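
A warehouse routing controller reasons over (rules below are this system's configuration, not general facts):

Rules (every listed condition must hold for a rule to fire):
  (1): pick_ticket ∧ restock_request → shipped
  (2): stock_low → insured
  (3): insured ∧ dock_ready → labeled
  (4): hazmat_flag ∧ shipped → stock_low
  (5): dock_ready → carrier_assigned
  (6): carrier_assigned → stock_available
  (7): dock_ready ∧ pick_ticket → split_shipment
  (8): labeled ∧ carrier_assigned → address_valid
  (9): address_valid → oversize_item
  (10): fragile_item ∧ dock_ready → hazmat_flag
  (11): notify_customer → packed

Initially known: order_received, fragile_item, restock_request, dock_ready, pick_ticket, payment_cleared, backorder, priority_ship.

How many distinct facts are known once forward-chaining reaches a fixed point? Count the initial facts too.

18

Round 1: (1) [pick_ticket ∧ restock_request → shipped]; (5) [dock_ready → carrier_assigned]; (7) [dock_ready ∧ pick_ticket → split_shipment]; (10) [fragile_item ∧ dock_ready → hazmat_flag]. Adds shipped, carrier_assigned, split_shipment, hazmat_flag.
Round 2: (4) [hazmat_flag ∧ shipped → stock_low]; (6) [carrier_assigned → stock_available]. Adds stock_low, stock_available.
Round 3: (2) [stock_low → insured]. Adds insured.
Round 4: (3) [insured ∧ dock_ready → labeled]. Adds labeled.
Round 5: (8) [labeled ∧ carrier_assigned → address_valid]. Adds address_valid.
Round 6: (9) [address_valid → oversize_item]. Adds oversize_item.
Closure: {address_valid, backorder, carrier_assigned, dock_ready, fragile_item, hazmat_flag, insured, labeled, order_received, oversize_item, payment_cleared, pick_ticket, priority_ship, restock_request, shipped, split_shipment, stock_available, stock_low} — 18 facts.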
=-=-=-=-=
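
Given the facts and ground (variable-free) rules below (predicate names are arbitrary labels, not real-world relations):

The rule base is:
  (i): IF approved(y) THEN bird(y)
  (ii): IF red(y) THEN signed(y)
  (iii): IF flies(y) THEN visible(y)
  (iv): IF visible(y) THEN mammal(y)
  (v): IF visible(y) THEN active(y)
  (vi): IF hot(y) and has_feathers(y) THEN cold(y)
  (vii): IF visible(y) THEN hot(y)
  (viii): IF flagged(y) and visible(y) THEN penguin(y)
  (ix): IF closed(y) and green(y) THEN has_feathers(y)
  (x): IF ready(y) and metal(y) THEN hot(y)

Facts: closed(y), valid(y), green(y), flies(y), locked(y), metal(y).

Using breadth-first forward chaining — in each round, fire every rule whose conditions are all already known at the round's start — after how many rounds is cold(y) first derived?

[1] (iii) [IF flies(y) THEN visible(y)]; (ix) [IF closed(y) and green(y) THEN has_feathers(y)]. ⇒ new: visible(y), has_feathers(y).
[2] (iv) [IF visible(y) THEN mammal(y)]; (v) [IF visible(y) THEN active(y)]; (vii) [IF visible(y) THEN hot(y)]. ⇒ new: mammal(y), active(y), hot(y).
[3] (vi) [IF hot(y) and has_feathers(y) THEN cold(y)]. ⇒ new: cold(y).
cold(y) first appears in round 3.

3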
=-=-=-=-=
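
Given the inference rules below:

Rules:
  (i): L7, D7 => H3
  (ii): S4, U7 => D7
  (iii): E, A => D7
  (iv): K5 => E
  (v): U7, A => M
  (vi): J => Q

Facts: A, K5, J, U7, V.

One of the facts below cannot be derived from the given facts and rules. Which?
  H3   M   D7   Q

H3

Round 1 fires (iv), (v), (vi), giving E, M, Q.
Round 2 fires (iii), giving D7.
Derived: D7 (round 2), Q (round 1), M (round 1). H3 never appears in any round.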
=-=-=-=-=
- Aim of the task:
Start with the line above that contains "Given the facts" and end with the line that contains "flies(y), locked(y), metal(y).". Write out those lines exactly, and only those.

- Result of this task:
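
Given the facts and ground (variable-free) rules below (predicate names are arbitrary labels, not real-world relations):

The rule base is:
  (i): IF approved(y) THEN bird(y)
  (ii): IF red(y) THEN signed(y)
  (iii): IF flies(y) THEN visible(y)
  (iv): IF visible(y) THEN mammal(y)
  (v): IF visible(y) THEN active(y)
  (vi): IF hot(y) and has_feathers(y) THEN cold(y)
  (vii): IF visible(y) THEN hot(y)
  (viii): IF flagged(y) and visible(y) THEN penguin(y)
  (ix): IF closed(y) and green(y) THEN has_feathers(y)
  (x): IF ready(y) and metal(y) THEN hot(y)

Facts: closed(y), valid(y), green(y), flies(y), locked(y), metal(y).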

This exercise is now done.